━━━ Data supplied
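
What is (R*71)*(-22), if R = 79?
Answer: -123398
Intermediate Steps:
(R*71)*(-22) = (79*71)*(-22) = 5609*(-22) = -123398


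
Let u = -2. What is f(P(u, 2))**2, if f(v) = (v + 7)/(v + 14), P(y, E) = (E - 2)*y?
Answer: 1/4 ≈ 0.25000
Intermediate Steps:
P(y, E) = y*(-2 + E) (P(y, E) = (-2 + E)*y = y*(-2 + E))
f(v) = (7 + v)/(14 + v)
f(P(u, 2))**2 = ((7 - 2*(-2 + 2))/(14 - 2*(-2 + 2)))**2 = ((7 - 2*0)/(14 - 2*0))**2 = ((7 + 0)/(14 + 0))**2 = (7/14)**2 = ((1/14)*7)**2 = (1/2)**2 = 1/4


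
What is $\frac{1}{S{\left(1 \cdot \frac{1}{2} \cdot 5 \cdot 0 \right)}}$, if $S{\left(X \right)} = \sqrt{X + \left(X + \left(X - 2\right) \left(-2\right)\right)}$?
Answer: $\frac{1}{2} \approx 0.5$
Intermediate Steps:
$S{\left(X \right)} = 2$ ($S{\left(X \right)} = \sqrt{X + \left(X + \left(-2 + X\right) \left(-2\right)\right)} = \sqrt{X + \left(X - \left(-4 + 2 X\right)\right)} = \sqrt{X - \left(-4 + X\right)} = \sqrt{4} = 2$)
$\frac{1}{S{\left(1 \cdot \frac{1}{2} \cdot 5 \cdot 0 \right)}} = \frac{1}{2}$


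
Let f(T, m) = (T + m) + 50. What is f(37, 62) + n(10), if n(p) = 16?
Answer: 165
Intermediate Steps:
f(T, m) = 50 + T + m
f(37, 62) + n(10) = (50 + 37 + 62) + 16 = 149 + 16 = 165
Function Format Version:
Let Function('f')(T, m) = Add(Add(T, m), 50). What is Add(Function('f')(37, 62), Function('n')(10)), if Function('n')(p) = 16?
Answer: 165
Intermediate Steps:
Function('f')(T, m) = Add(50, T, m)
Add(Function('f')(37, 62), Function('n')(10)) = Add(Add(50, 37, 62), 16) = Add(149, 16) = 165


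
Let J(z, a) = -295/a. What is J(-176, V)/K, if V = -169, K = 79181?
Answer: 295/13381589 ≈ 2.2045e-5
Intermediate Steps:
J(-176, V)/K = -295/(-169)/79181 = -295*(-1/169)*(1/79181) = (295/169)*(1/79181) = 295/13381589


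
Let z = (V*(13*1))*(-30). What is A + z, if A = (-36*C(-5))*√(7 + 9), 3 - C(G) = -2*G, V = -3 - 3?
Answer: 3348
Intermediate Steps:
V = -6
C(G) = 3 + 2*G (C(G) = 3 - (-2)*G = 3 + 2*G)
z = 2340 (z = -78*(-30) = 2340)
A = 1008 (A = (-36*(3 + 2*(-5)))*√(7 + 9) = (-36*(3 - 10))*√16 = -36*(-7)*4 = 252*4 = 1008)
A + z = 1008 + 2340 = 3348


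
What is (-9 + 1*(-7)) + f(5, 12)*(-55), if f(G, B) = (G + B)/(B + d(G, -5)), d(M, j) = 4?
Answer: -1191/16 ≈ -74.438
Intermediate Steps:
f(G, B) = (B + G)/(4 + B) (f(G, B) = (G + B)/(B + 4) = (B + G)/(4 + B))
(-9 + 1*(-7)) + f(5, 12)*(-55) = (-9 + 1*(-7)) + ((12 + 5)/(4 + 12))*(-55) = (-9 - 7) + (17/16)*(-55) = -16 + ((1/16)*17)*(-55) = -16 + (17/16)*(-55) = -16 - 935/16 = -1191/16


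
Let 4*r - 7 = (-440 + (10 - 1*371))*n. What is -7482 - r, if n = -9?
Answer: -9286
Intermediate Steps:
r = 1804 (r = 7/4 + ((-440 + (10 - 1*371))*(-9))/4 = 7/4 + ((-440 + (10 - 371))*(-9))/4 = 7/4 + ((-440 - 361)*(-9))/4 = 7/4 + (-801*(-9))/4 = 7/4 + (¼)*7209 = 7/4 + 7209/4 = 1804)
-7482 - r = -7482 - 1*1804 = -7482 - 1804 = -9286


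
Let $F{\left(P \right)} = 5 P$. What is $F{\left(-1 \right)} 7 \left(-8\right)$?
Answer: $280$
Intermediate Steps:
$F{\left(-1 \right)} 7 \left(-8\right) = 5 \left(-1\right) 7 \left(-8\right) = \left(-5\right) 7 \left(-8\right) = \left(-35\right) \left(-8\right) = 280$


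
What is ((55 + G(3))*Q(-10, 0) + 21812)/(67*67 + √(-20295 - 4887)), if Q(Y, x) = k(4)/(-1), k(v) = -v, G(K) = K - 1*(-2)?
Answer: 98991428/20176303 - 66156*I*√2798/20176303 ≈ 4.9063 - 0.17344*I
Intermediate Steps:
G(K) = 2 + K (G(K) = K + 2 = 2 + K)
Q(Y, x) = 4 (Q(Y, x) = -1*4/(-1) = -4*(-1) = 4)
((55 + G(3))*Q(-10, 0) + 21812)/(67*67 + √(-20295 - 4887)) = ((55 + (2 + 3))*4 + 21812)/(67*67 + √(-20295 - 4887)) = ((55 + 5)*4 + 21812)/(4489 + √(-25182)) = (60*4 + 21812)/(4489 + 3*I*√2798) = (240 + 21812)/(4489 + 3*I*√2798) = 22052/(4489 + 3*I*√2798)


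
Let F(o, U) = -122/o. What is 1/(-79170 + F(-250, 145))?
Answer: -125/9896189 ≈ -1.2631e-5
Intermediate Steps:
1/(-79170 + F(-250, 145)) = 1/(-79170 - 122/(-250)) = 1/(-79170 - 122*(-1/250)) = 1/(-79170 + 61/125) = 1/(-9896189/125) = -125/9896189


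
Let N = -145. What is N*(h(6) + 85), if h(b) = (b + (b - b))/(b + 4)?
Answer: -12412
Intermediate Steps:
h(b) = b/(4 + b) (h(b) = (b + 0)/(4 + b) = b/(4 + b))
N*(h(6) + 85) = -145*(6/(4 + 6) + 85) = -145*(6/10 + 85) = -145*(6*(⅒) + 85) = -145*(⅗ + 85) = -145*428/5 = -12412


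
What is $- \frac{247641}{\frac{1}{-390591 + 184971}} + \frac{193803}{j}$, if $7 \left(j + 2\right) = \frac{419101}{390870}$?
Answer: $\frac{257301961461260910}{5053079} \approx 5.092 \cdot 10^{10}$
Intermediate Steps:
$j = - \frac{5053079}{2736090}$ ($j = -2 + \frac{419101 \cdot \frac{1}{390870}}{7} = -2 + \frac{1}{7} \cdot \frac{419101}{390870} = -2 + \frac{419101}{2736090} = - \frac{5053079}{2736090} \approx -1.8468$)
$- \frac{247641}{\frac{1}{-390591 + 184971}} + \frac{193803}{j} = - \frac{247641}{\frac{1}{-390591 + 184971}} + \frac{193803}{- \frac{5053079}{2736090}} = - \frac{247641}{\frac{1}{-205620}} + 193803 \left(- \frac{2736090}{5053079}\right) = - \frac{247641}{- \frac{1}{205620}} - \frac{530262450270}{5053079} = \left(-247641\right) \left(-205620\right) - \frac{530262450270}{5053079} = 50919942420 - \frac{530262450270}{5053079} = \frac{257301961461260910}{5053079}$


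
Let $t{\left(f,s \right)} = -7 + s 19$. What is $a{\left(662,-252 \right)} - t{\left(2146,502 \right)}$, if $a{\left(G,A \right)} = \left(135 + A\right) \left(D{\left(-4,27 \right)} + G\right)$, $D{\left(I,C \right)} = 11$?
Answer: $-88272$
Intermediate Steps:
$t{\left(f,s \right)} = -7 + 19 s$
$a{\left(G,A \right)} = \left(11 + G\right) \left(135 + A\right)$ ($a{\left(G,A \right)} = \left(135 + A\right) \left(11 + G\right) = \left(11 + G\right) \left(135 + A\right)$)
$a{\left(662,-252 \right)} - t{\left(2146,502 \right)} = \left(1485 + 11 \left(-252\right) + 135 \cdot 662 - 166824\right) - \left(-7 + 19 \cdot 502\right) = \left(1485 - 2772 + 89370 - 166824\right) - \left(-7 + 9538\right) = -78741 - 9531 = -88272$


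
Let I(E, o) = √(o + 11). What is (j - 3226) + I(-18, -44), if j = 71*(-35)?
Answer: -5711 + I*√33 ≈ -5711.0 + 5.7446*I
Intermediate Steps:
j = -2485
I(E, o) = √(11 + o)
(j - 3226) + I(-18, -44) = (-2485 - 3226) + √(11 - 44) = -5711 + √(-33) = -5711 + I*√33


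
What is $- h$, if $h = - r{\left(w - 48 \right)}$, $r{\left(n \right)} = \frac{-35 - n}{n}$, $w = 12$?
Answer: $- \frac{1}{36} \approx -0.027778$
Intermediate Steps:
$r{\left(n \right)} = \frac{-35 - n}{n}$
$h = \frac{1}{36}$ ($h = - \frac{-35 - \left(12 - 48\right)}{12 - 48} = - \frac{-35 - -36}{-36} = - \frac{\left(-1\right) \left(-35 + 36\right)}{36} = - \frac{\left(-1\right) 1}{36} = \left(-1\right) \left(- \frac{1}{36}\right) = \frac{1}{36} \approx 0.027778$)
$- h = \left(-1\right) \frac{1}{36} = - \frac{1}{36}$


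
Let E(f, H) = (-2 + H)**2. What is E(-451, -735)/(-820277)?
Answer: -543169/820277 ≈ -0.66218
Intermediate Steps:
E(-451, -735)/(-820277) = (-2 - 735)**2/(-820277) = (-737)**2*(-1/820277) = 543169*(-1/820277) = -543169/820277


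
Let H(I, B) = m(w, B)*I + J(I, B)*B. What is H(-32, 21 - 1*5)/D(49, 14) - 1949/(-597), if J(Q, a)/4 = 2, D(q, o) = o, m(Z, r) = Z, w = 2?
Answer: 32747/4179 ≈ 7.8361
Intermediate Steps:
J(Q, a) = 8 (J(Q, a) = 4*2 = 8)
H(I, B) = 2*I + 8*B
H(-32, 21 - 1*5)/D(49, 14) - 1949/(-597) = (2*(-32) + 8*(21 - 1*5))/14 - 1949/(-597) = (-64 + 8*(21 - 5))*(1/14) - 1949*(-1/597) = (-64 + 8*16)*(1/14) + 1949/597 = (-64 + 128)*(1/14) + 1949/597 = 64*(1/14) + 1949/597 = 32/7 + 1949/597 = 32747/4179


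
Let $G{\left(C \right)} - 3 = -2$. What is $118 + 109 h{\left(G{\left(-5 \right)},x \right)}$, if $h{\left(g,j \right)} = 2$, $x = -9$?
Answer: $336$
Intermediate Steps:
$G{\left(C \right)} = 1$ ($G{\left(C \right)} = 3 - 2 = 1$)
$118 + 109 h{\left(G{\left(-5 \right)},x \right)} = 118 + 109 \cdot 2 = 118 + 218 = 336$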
━━━━━━
* Exercise requirements
Could you retype exactly the lines above from the one containing "Answer: 32747/4179 ≈ 7.8361" through the last line of the records, both included, and nothing else?

* Result below
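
Answer: 32747/4179 ≈ 7.8361
Intermediate Steps:
J(Q, a) = 8 (J(Q, a) = 4*2 = 8)
H(I, B) = 2*I + 8*B
H(-32, 21 - 1*5)/D(49, 14) - 1949/(-597) = (2*(-32) + 8*(21 - 1*5))/14 - 1949/(-597) = (-64 + 8*(21 - 5))*(1/14) - 1949*(-1/597) = (-64 + 8*16)*(1/14) + 1949/597 = (-64 + 128)*(1/14) + 1949/597 = 64*(1/14) + 1949/597 = 32/7 + 1949/597 = 32747/4179


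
Let $G{\left(C \right)} - 3 = -2$. What is $118 + 109 h{\left(G{\left(-5 \right)},x \right)}$, if $h{\left(g,j \right)} = 2$, $x = -9$?
Answer: $336$
Intermediate Steps:
$G{\left(C \right)} = 1$ ($G{\left(C \right)} = 3 - 2 = 1$)
$118 + 109 h{\left(G{\left(-5 \right)},x \right)} = 118 + 109 \cdot 2 = 118 + 218 = 336$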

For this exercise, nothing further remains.